*GOAL OF THE EXERCISE*
The whole listing must be returned exactly, with no line missing.

+++ INPUT RECORDS +++

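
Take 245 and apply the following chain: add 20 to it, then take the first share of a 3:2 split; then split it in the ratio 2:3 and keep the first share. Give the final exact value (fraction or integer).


Start with 245.
Step 1: Add 20: 245+20=265; split 3:2 first = 265*3/5 = 159
Step 2: Split 2:3, first share = 159 * 2/5 = 318/5
Final result = 318/5

318/5


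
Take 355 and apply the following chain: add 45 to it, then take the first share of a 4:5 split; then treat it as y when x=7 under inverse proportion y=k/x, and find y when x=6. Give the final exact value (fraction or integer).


Start with 355.
Step 1: Add 45: 355+45=400; split 4:5 first = 400*4/9 = 1600/9
Step 2: Inverse prop: k = (1600/9)*7; new y = k/6 = 1600/9*7/6 = 5600/27
Final result = 5600/27

5600/27


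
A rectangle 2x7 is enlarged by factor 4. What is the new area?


Original dimensions: 2 x 7
Enlargement factor = 4
New width = 2 * 4 = 8
New height = 7 * 4 = 28
New area = 8 * 28 = 224

224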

+++

*TASK SOLUTION*
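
Take 245 and apply the following chain: add 20 to it, then take the first share of a 3:2 split; then split it in the ratio 2:3 and keep the first share. Give the final exact value (fraction or integer).


Start with 245.
Step 1: Add 20: 245+20=265; split 3:2 first = 265*3/5 = 159
Step 2: Split 2:3, first share = 159 * 2/5 = 318/5
Final result = 318/5

318/5


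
Take 355 and apply the following chain: add 45 to it, then take the first share of a 4:5 split; then treat it as y when x=7 under inverse proportion y=k/x, and find y when x=6. Give the final exact value (fraction or integer).


Start with 355.
Step 1: Add 45: 355+45=400; split 4:5 first = 400*4/9 = 1600/9
Step 2: Inverse prop: k = (1600/9)*7; new y = k/6 = 1600/9*7/6 = 5600/27
Final result = 5600/27

5600/27


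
A rectangle 2x7 is enlarged by factor 4. What is the new area?


Original dimensions: 2 x 7
Enlargement factor = 4
New width = 2 * 4 = 8
New height = 7 * 4 = 28
New area = 8 * 28 = 224

224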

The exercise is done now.